··· Available data ···

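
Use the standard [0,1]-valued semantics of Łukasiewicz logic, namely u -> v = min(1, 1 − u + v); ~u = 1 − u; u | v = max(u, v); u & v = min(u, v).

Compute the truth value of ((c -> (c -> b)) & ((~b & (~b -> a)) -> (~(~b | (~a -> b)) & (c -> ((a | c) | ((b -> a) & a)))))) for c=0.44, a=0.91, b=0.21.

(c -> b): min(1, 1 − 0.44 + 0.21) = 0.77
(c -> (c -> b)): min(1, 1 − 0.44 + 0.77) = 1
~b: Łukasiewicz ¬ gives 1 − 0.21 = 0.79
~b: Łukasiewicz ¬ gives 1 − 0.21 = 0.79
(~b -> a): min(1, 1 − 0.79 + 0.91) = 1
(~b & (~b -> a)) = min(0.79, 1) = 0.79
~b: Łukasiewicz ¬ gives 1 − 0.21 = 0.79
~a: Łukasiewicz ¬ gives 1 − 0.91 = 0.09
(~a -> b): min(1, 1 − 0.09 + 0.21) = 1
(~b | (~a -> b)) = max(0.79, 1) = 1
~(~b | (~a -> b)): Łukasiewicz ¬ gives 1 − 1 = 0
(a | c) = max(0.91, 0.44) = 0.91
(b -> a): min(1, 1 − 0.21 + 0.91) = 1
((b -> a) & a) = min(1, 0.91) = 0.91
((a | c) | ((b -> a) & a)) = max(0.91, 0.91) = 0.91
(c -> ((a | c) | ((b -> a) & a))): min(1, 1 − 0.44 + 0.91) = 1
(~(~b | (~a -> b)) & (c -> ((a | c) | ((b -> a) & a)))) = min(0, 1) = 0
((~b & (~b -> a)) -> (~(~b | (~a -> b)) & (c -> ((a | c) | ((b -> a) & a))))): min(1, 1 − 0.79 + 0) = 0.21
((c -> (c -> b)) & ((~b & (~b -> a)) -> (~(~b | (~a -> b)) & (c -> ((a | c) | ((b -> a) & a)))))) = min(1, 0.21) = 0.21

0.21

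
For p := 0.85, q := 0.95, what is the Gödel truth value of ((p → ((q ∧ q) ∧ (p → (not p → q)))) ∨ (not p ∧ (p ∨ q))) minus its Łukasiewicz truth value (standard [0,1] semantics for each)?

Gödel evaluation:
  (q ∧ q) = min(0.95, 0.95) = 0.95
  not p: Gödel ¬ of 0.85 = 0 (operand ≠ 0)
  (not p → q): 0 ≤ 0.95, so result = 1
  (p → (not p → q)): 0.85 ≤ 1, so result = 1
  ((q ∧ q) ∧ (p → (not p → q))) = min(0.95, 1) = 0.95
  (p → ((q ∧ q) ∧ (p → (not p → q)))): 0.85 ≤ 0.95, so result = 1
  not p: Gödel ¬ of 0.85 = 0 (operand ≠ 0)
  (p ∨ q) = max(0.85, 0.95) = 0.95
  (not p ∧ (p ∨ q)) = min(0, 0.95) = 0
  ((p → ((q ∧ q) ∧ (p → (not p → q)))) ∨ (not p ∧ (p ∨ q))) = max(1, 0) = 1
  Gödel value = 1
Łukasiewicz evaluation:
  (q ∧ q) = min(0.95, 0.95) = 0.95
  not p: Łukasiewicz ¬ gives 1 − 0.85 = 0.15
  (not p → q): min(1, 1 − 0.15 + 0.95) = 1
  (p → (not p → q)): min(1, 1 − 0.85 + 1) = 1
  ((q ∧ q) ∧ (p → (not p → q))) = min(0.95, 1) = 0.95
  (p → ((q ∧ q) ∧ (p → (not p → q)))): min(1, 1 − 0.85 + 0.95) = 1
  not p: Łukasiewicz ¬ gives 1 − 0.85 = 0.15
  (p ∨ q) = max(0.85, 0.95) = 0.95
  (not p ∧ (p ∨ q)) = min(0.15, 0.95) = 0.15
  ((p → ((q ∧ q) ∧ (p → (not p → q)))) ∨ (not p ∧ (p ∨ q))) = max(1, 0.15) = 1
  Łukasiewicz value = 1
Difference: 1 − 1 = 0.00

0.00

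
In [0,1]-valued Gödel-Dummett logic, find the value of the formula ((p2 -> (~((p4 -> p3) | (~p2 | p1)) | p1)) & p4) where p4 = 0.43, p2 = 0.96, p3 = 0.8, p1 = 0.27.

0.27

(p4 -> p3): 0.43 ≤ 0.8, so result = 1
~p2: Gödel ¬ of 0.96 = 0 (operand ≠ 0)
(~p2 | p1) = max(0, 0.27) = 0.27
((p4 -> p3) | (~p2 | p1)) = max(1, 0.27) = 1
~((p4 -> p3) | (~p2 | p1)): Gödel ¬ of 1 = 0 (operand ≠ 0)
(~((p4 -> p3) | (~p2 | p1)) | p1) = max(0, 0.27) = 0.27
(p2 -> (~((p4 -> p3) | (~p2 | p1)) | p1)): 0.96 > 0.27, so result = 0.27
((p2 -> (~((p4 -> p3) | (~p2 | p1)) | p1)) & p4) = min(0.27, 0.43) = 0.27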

···

### [Work order]
A complete, exact transcription of the records is needed.

### [Answer box]
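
Use the standard [0,1]-valued semantics of Łukasiewicz logic, namely u -> v = min(1, 1 − u + v); ~u = 1 − u; u | v = max(u, v); u & v = min(u, v).

Compute the truth value of ((c -> (c -> b)) & ((~b & (~b -> a)) -> (~(~b | (~a -> b)) & (c -> ((a | c) | ((b -> a) & a)))))) for c=0.44, a=0.91, b=0.21.

(c -> b): min(1, 1 − 0.44 + 0.21) = 0.77
(c -> (c -> b)): min(1, 1 − 0.44 + 0.77) = 1
~b: Łukasiewicz ¬ gives 1 − 0.21 = 0.79
~b: Łukasiewicz ¬ gives 1 − 0.21 = 0.79
(~b -> a): min(1, 1 − 0.79 + 0.91) = 1
(~b & (~b -> a)) = min(0.79, 1) = 0.79
~b: Łukasiewicz ¬ gives 1 − 0.21 = 0.79
~a: Łukasiewicz ¬ gives 1 − 0.91 = 0.09
(~a -> b): min(1, 1 − 0.09 + 0.21) = 1
(~b | (~a -> b)) = max(0.79, 1) = 1
~(~b | (~a -> b)): Łukasiewicz ¬ gives 1 − 1 = 0
(a | c) = max(0.91, 0.44) = 0.91
(b -> a): min(1, 1 − 0.21 + 0.91) = 1
((b -> a) & a) = min(1, 0.91) = 0.91
((a | c) | ((b -> a) & a)) = max(0.91, 0.91) = 0.91
(c -> ((a | c) | ((b -> a) & a))): min(1, 1 − 0.44 + 0.91) = 1
(~(~b | (~a -> b)) & (c -> ((a | c) | ((b -> a) & a)))) = min(0, 1) = 0
((~b & (~b -> a)) -> (~(~b | (~a -> b)) & (c -> ((a | c) | ((b -> a) & a))))): min(1, 1 − 0.79 + 0) = 0.21
((c -> (c -> b)) & ((~b & (~b -> a)) -> (~(~b | (~a -> b)) & (c -> ((a | c) | ((b -> a) & a)))))) = min(1, 0.21) = 0.21

0.21

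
For p := 0.85, q := 0.95, what is the Gödel truth value of ((p → ((q ∧ q) ∧ (p → (not p → q)))) ∨ (not p ∧ (p ∨ q))) minus its Łukasiewicz truth value (standard [0,1] semantics for each)?

Gödel evaluation:
  (q ∧ q) = min(0.95, 0.95) = 0.95
  not p: Gödel ¬ of 0.85 = 0 (operand ≠ 0)
  (not p → q): 0 ≤ 0.95, so result = 1
  (p → (not p → q)): 0.85 ≤ 1, so result = 1
  ((q ∧ q) ∧ (p → (not p → q))) = min(0.95, 1) = 0.95
  (p → ((q ∧ q) ∧ (p → (not p → q)))): 0.85 ≤ 0.95, so result = 1
  not p: Gödel ¬ of 0.85 = 0 (operand ≠ 0)
  (p ∨ q) = max(0.85, 0.95) = 0.95
  (not p ∧ (p ∨ q)) = min(0, 0.95) = 0
  ((p → ((q ∧ q) ∧ (p → (not p → q)))) ∨ (not p ∧ (p ∨ q))) = max(1, 0) = 1
  Gödel value = 1
Łukasiewicz evaluation:
  (q ∧ q) = min(0.95, 0.95) = 0.95
  not p: Łukasiewicz ¬ gives 1 − 0.85 = 0.15
  (not p → q): min(1, 1 − 0.15 + 0.95) = 1
  (p → (not p → q)): min(1, 1 − 0.85 + 1) = 1
  ((q ∧ q) ∧ (p → (not p → q))) = min(0.95, 1) = 0.95
  (p → ((q ∧ q) ∧ (p → (not p → q)))): min(1, 1 − 0.85 + 0.95) = 1
  not p: Łukasiewicz ¬ gives 1 − 0.85 = 0.15
  (p ∨ q) = max(0.85, 0.95) = 0.95
  (not p ∧ (p ∨ q)) = min(0.15, 0.95) = 0.15
  ((p → ((q ∧ q) ∧ (p → (not p → q)))) ∨ (not p ∧ (p ∨ q))) = max(1, 0.15) = 1
  Łukasiewicz value = 1
Difference: 1 − 1 = 0.00

0.00

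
In [0,1]-valued Gödel-Dummett logic, find the value of the formula ((p2 -> (~((p4 -> p3) | (~p2 | p1)) | p1)) & p4) where p4 = 0.43, p2 = 0.96, p3 = 0.8, p1 = 0.27.

0.27

(p4 -> p3): 0.43 ≤ 0.8, so result = 1
~p2: Gödel ¬ of 0.96 = 0 (operand ≠ 0)
(~p2 | p1) = max(0, 0.27) = 0.27
((p4 -> p3) | (~p2 | p1)) = max(1, 0.27) = 1
~((p4 -> p3) | (~p2 | p1)): Gödel ¬ of 1 = 0 (operand ≠ 0)
(~((p4 -> p3) | (~p2 | p1)) | p1) = max(0, 0.27) = 0.27
(p2 -> (~((p4 -> p3) | (~p2 | p1)) | p1)): 0.96 > 0.27, so result = 0.27
((p2 -> (~((p4 -> p3) | (~p2 | p1)) | p1)) & p4) = min(0.27, 0.43) = 0.27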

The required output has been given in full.